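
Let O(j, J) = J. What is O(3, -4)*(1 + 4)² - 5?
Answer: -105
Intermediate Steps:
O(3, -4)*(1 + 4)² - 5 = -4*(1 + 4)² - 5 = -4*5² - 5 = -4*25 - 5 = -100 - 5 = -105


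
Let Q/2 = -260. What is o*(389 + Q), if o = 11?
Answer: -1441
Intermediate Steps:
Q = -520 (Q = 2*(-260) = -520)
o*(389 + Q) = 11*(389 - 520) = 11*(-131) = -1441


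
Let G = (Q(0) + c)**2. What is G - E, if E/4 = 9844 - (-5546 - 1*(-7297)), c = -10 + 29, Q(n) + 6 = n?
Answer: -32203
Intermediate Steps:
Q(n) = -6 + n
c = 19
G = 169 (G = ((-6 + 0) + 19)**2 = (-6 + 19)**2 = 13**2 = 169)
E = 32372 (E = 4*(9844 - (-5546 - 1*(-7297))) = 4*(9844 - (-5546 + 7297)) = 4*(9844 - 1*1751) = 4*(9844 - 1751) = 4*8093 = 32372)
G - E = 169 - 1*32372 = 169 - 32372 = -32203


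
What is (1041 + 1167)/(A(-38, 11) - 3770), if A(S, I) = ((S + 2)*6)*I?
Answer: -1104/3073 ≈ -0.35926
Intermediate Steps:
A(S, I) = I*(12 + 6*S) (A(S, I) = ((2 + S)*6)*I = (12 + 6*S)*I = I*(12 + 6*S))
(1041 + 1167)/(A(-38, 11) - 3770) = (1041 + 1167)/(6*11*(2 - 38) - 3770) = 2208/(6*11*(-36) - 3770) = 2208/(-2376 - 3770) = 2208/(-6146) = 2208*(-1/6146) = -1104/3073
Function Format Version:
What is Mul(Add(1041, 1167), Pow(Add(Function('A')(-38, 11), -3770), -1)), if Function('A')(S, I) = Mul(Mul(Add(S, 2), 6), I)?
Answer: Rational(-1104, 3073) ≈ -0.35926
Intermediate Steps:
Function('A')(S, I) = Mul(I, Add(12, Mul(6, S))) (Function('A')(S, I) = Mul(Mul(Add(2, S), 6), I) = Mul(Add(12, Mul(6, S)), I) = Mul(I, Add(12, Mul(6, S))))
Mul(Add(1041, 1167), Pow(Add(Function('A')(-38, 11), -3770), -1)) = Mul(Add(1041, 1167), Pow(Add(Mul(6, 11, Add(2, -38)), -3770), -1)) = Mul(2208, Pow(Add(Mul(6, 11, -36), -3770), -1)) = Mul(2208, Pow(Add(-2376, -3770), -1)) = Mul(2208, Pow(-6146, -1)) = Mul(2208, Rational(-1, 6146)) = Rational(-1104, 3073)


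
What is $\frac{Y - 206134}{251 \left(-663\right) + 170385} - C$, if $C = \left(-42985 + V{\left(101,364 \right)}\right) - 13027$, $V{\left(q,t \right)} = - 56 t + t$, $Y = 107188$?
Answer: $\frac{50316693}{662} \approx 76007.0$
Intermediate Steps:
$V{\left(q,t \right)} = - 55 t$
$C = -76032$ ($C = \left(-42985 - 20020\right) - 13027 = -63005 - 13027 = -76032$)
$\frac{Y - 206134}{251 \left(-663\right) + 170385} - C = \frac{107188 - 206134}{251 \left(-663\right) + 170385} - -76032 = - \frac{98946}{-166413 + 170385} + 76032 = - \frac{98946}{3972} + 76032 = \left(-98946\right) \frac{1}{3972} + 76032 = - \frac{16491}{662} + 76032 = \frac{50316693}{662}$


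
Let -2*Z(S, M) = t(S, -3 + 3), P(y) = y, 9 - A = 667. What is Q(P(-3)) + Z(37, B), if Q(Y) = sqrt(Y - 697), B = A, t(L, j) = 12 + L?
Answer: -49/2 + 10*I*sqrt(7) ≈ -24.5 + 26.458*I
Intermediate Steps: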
——
Filtering the entries above by the word "sqrt", copy each line that matches.

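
Let -2*Z(S, M) = t(S, -3 + 3), P(y) = y, 9 - A = 667. What is Q(P(-3)) + Z(37, B), if Q(Y) = sqrt(Y - 697), B = A, t(L, j) = 12 + L?
Answer: -49/2 + 10*I*sqrt(7) ≈ -24.5 + 26.458*I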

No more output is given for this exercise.